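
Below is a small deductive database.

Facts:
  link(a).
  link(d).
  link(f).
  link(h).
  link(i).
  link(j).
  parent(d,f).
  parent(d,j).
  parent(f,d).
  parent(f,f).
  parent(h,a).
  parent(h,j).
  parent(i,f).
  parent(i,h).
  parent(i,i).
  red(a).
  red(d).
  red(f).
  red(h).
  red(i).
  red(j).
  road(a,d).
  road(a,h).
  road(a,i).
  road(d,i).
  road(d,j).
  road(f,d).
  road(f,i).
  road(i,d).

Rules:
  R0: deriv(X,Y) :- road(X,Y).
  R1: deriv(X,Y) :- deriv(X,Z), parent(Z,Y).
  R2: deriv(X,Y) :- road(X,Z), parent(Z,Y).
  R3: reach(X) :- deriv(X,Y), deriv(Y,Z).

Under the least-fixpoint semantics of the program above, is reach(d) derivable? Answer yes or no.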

________________________

## Exercise requirements
Please give back all of the material above exactly as it was written.

## Expected output
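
Below is a small deductive database.

Facts:
  link(a).
  link(d).
  link(f).
  link(h).
  link(i).
  link(j).
  parent(d,f).
  parent(d,j).
  parent(f,d).
  parent(f,f).
  parent(h,a).
  parent(h,j).
  parent(i,f).
  parent(i,h).
  parent(i,i).
  red(a).
  red(d).
  red(f).
  red(h).
  red(i).
  red(j).
  road(a,d).
  road(a,h).
  road(a,i).
  road(d,i).
  road(d,j).
  road(f,d).
  road(f,i).
  road(i,d).

Rules:
  R0: deriv(X,Y) :- road(X,Y).
  R1: deriv(X,Y) :- deriv(X,Z), parent(Z,Y).
  R2: deriv(X,Y) :- road(X,Z), parent(Z,Y).
  R3: reach(X) :- deriv(X,Y), deriv(Y,Z).

Under the least-fixpoint semantics of the program above, is reach(d) derivable? Answer yes or no.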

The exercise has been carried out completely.